EXERCISE AIM: Each line of the listing below must be returned exactly.

RECORDS FOR THE TASK:
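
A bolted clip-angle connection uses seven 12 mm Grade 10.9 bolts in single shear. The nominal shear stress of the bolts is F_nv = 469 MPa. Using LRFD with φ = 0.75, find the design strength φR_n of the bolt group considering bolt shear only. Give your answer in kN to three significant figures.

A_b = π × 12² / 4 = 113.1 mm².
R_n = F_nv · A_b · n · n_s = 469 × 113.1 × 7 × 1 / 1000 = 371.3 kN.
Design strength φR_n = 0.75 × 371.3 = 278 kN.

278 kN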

RESPONSE TO THIS EXERCISE:
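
A bolted clip-angle connection uses seven 12 mm Grade 10.9 bolts in single shear. The nominal shear stress of the bolts is F_nv = 469 MPa. Using LRFD with φ = 0.75, find the design strength φR_n of the bolt group considering bolt shear only. Give your answer in kN to three significant figures.

A_b = π × 12² / 4 = 113.1 mm².
R_n = F_nv · A_b · n · n_s = 469 × 113.1 × 7 × 1 / 1000 = 371.3 kN.
Design strength φR_n = 0.75 × 371.3 = 278 kN.

278 kN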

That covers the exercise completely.